**Problem requirements:**
Every line from the one with "What is the magnitude of the soil" to the one with "Piezometric level was measured in three wells", including those two, is to be copied exactly; all other lines of the entries below are left out.

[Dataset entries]
>>>>
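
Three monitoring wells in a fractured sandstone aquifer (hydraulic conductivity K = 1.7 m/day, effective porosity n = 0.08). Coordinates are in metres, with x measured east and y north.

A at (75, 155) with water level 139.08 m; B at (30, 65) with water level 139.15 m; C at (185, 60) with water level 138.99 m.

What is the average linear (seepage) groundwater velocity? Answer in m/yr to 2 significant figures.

Taking A as reference: B−A = (-45, -90, +0.07); C−A = (110, -95, -0.09).
Solve a·Δx + b·Δy = Δh: det = (-45)·(-95) − 110·(-90) = 14175.
∂h/∂x = [(+0.07)·(-95) − (-0.09)·(-90)] / 14175 = -0.001041
∂h/∂y = [(-45)·(-0.09) − 110·(+0.07)] / 14175 = -0.0002575
|∇h| = √(-0.001041² + -0.0002575²) = 0.001072
Seepage velocity v = K·i/n = 1.7 × 0.001072 / 0.08 = 0.02278 m/day = 8.32 m/yr.

8.3 m/yr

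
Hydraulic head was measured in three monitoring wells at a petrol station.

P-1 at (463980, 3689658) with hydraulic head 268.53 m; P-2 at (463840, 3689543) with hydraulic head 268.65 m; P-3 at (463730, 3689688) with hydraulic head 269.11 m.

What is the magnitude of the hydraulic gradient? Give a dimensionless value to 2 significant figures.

0.0026

Taking P-1 as reference: P-2−P-1 = (-140, -115, +0.12); P-3−P-1 = (-250, 30, +0.58).
Determinant of the coordinate differences = (-140)·30 − (-250)·(-115) = -32950.
∂h/∂x = [(+0.12)·30 − (+0.58)·(-115)] / -32950 = -0.002134
∂h/∂y = [(-140)·(+0.58) − (-250)·(+0.12)] / -32950 = +0.001554
|∇h| = √(-0.002134² + 0.001554²) = 0.00264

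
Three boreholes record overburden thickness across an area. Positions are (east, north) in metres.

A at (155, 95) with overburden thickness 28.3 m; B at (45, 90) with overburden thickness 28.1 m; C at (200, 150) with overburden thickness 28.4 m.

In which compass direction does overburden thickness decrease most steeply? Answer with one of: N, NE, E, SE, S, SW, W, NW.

Differences from A: to B (Δx, Δy, Δh) = (-110, -5, -0.2); to C = (45, 55, +0.1).
Determinant of the coordinate differences = (-110)·55 − 45·(-5) = -5825.
∂d/∂x = [(-0.2)·55 − (+0.1)·(-5)] / -5825 = +0.001803
∂d/∂y = [(-110)·(+0.1) − 45·(-0.2)] / -5825 = +0.0003433
Steepest decrease is along −∇f = (-0.001803 E, -0.0003433 N) → west.

W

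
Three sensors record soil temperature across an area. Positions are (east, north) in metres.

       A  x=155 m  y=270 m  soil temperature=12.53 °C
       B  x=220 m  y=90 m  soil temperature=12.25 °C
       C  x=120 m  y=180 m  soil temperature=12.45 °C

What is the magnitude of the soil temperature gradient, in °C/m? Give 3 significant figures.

0.00152 °C/m

Three-point gradient (reference A): Δ to B = (65, -180, -0.28), Δ to C = (-35, -90, -0.08).
∂T/∂x = -0.0008889, ∂T/∂y = +0.001235 (det = -12150).
|∇f| = √(-0.0008889² + 0.001235²) = 0.001522 °C/m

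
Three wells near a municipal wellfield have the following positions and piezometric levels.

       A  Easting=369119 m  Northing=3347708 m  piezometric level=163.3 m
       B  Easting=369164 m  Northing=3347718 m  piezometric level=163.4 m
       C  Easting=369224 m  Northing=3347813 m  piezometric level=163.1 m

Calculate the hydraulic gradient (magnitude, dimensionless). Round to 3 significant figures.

0.00630

Differences from A: to B (Δx, Δy, Δh) = (45, 10, +0.1); to C = (105, 105, -0.2).
Solve a·Δx + b·Δy = Δh: det = 45·105 − 105·10 = 3675.
∂h/∂x = [(+0.1)·105 − (-0.2)·10] / 3675 = +0.003401
∂h/∂y = [45·(-0.2) − 105·(+0.1)] / 3675 = -0.005306
|∇h| = √(0.003401² + -0.005306²) = 0.006302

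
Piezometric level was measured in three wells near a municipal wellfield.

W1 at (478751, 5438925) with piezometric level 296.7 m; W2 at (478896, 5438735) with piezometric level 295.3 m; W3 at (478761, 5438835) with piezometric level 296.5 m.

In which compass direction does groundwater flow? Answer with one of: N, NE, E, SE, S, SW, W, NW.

E

With h = a·x + b·y + c and W1 as origin, the differences give:
  145·a + (-190)·b = -1.4
  10·a + (-90)·b = -0.2
Eliminate b (×(-90) and ×(-190), subtract): -11150·a = 88.00 → a = ∂h/∂x = -0.007892
Back-substitute: b = ∂h/∂y = +0.001345.
Flow = −∇h = (+0.007892 east, -0.001345 north), which points east.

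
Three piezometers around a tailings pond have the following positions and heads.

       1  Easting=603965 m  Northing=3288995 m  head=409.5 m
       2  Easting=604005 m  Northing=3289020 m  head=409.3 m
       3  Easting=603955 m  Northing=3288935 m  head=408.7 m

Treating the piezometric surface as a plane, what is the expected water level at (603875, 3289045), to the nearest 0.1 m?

Differences from 1: to 2 (Δx, Δy, Δh) = (40, 25, -0.2); to 3 = (-10, -60, -0.8).
Determinant of the coordinate differences = 40·(-60) − (-10)·25 = -2150.
∂h/∂x = [(-0.2)·(-60) − (-0.8)·25] / -2150 = -0.01488
∂h/∂y = [40·(-0.8) − (-10)·(-0.2)] / -2150 = +0.01581
h(603875, 3289045) = 409.5 + (-0.01488)·(-90) + (+0.01581)·(50) = 409.5 +1.340 +0.791 = 411.630 m.

411.6 m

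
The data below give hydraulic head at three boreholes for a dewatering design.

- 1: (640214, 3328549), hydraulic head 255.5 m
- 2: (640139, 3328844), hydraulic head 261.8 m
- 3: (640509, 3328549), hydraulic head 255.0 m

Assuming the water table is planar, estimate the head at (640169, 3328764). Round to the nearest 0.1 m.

260.1 m

Differences from 1: to 2 (Δx, Δy, Δh) = (-75, 295, +6.3); to 3 = (295, 0, -0.5).
Solve a·Δx + b·Δy = Δh: det = (-75)·0 − 295·295 = -87025.
∂h/∂x = [(+6.3)·0 − (-0.5)·295] / -87025 = -0.001695
∂h/∂y = [(-75)·(-0.5) − 295·(+6.3)] / -87025 = +0.02093
h(640169, 3328764) = 255.5 + (-0.001695)·(-45) + (+0.02093)·(215) = 255.5 +0.076 +4.499 = 260.075 m.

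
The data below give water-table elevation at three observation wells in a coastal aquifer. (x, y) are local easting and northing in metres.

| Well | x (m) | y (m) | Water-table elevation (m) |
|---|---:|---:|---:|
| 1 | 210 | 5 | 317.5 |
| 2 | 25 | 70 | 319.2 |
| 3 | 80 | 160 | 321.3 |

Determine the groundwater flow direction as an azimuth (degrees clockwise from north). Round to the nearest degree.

Differences from 1: to 2 (Δx, Δy, Δh) = (-185, 65, +1.7); to 3 = (-130, 155, +3.8).
Solve a·Δx + b·Δy = Δh: det = (-185)·155 − (-130)·65 = -20225.
∂h/∂x = [(+1.7)·155 − (+3.8)·65] / -20225 = -0.0008158
∂h/∂y = [(-185)·(+3.8) − (-130)·(+1.7)] / -20225 = +0.02383
Flow direction (−∇h) has components (+0.0008158 E, -0.02383 N).
Azimuth = atan2(E, N) = atan2(+0.0008158, -0.02383) = 178.0° ≈ 178°.

178°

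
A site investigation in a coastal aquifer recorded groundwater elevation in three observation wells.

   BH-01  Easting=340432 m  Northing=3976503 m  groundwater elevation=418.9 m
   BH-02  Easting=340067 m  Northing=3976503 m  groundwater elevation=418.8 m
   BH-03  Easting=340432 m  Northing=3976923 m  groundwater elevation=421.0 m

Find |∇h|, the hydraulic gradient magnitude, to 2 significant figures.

∂h/∂x = (418.8 − 418.9) / (340067 − 340432) = +0.0002740
∂h/∂y = (421.0 − 418.9) / (3976923 − 3976503) = +0.005000
|∇h| = √(0.0002740² + 0.005000²) = 0.005008

0.0050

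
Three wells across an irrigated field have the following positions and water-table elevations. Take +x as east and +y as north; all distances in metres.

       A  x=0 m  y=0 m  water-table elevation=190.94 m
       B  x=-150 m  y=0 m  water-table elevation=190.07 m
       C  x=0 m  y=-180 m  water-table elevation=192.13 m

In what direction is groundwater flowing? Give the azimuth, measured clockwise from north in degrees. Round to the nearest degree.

∂h/∂x = (190.07 − 190.94) / (-150 − 0) = +0.005800
∂h/∂y = (192.13 − 190.94) / (-180 − 0) = -0.006611
Flow direction (−∇h) has components (-0.005800 E, +0.006611 N).
Azimuth = atan2(E, N) = atan2(-0.005800, +0.006611) = 318.7° ≈ 319°.

319°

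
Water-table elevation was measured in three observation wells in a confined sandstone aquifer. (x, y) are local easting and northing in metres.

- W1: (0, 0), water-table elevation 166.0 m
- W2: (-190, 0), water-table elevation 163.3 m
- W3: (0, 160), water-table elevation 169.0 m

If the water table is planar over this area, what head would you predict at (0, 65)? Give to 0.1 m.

167.2 m

∂h/∂x = (163.3 − 166.0) / (-190 − 0) = +0.01421
∂h/∂y = (169.0 − 166.0) / (160 − 0) = +0.01875
h(0, 65) = 166.0 + (+0.01421)·(0) + (+0.01875)·(65) = 166.0 +0.000 +1.219 = 167.219 m.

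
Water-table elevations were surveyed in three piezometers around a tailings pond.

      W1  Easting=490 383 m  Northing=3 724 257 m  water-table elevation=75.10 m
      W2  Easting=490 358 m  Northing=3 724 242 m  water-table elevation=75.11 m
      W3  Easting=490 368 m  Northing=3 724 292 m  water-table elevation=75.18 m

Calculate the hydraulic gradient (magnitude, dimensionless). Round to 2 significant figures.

Taking W1 as reference: W2−W1 = (-25, -15, +0.01); W3−W1 = (-15, 35, +0.08).
Determinant of the coordinate differences = (-25)·35 − (-15)·(-15) = -1100.
∂h/∂x = [(+0.01)·35 − (+0.08)·(-15)] / -1100 = -0.001409
∂h/∂y = [(-25)·(+0.08) − (-15)·(+0.01)] / -1100 = +0.001682
|∇h| = √(-0.001409² + 0.001682²) = 0.002194

0.0022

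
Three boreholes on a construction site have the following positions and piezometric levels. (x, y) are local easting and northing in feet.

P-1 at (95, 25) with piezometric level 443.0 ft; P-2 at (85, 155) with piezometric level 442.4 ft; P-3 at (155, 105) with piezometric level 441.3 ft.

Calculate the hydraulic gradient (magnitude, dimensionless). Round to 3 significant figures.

0.0210

With h = a·x + b·y + c and P-1 as origin, the differences give:
  (-10)·a + 130·b = -0.6
  60·a + 80·b = -1.7
Eliminate b (×80 and ×130, subtract): -8600·a = 173.00 → a = ∂h/∂x = -0.02012
Back-substitute: b = ∂h/∂y = -0.006163.
|∇h| = √(-0.02012² + -0.006163²) = 0.02104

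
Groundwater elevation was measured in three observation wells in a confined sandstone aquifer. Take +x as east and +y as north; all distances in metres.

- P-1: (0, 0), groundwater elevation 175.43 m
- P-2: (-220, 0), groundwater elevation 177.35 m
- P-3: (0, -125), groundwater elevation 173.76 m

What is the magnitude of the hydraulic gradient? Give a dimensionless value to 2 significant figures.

0.016

∂h/∂x = (177.35 − 175.43) / (-220 − 0) = -0.008727
∂h/∂y = (173.76 − 175.43) / (-125 − 0) = +0.01336
|∇h| = √(-0.008727² + 0.01336²) = 0.01596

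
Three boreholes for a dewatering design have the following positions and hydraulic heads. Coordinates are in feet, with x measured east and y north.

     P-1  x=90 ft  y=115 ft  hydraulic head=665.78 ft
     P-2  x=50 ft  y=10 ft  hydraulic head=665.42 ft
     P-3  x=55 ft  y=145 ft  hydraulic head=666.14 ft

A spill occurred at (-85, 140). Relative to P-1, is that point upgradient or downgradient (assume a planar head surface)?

Taking P-1 as reference: P-2−P-1 = (-40, -105, -0.36); P-3−P-1 = (-35, 30, +0.36).
Solve a·Δx + b·Δy = Δh: det = (-40)·30 − (-35)·(-105) = -4875.
∂h/∂x = [(-0.36)·30 − (+0.36)·(-105)] / -4875 = -0.005538
∂h/∂y = [(-40)·(+0.36) − (-35)·(-0.36)] / -4875 = +0.005538
Head at (-85, 140) = 665.78 + (-0.005538)·(-175) + (+0.005538)·(25) = 666.89 ft.
That is higher than the 665.78 ft at P-1, so the point is upgradient.

upgradient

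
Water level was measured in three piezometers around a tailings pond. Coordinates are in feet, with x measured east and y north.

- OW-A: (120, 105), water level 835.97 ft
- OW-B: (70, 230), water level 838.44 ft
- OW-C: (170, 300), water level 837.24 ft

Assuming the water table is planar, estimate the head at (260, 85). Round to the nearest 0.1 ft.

832.9 ft

Three-point gradient (reference OW-A): Δ to OW-B = (-50, 125, +2.47), Δ to OW-C = (50, 195, +1.27).
∂h/∂x = -0.02018, ∂h/∂y = +0.01169 (det = -16000).
h(260, 85) = 835.97 + (-0.02018)·(140) + (+0.01169)·(-20) = 835.97 -2.825 -0.234 = 832.911 ft.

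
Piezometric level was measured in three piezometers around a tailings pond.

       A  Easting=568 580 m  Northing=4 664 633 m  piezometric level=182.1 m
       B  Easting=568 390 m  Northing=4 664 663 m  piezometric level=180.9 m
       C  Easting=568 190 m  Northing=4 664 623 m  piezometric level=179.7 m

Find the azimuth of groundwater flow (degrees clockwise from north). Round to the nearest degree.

278°

Differences from A: to B (Δx, Δy, Δh) = (-190, 30, -1.2); to C = (-390, -10, -2.4).
Determinant of the coordinate differences = (-190)·(-10) − (-390)·30 = 13600.
∂h/∂x = [(-1.2)·(-10) − (-2.4)·30] / 13600 = +0.006176
∂h/∂y = [(-190)·(-2.4) − (-390)·(-1.2)] / 13600 = -0.0008824
Flow direction (−∇h) has components (-0.006176 E, +0.0008824 N).
Azimuth = atan2(E, N) = atan2(-0.006176, +0.0008824) = 278.1° ≈ 278°.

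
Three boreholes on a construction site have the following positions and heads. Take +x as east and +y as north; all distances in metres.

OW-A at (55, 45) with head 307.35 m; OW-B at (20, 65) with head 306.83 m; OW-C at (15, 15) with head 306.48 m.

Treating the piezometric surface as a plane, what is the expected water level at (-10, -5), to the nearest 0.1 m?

305.9 m

With h = a·x + b·y + c and OW-A as origin, the differences give:
  (-35)·a + 20·b = -0.52
  (-40)·a + (-30)·b = -0.87
Eliminate b (×(-30) and ×20, subtract): 1850·a = 33.000 → a = ∂h/∂x = +0.01784
Back-substitute: b = ∂h/∂y = +0.005216.
h(-10, -5) = 307.35 + (+0.01784)·(-65) + (+0.005216)·(-50) = 307.35 -1.159 -0.261 = 305.930 m.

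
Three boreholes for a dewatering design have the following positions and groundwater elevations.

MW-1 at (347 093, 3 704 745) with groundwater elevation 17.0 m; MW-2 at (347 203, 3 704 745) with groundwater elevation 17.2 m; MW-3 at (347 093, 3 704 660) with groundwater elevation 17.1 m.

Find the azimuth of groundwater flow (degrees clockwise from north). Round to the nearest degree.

303°

∂h/∂x = (17.2 − 17.0) / (347203 − 347093) = +0.001818
∂h/∂y = (17.1 − 17.0) / (3704660 − 3704745) = -0.001176
Flow direction (−∇h) has components (-0.001818 E, +0.001176 N).
Azimuth = atan2(E, N) = atan2(-0.001818, +0.001176) = 302.9° ≈ 303°.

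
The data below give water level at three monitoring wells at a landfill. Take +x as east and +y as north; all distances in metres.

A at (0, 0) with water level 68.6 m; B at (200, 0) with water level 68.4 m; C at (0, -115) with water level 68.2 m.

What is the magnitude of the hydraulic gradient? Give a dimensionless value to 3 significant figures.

0.00362

∂h/∂x = (68.4 − 68.6) / (200 − 0) = -0.0010000
∂h/∂y = (68.2 − 68.6) / (-115 − 0) = +0.003478
|∇h| = √(-0.0010000² + 0.003478²) = 0.003619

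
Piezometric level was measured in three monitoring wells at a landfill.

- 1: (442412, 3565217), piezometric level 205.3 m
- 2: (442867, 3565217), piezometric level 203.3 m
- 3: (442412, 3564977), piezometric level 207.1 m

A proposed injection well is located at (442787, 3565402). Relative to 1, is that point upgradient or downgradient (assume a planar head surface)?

downgradient

∂h/∂x = (203.3 − 205.3) / (442867 − 442412) = -0.004396
∂h/∂y = (207.1 − 205.3) / (3564977 − 3565217) = -0.007500
Head at (442787, 3565402) = 205.3 + (-0.004396)·(375) + (-0.007500)·(185) = 202.26 m.
That is lower than the 205.3 m at 1, so the point is downgradient.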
<<<<
**Task result:**
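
What is the magnitude of the soil temperature gradient, in °C/m? Give 3 significant figures.

0.00152 °C/m

Three-point gradient (reference A): Δ to B = (65, -180, -0.28), Δ to C = (-35, -90, -0.08).
∂T/∂x = -0.0008889, ∂T/∂y = +0.001235 (det = -12150).
|∇f| = √(-0.0008889² + 0.001235²) = 0.001522 °C/m

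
Three wells near a municipal wellfield have the following positions and piezometric levels.

       A  Easting=369119 m  Northing=3347708 m  piezometric level=163.3 m
       B  Easting=369164 m  Northing=3347718 m  piezometric level=163.4 m
       C  Easting=369224 m  Northing=3347813 m  piezometric level=163.1 m

Calculate the hydraulic gradient (magnitude, dimensionless). Round to 3 significant figures.

0.00630

Differences from A: to B (Δx, Δy, Δh) = (45, 10, +0.1); to C = (105, 105, -0.2).
Solve a·Δx + b·Δy = Δh: det = 45·105 − 105·10 = 3675.
∂h/∂x = [(+0.1)·105 − (-0.2)·10] / 3675 = +0.003401
∂h/∂y = [45·(-0.2) − 105·(+0.1)] / 3675 = -0.005306
|∇h| = √(0.003401² + -0.005306²) = 0.006302

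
Piezometric level was measured in three wells near a municipal wellfield.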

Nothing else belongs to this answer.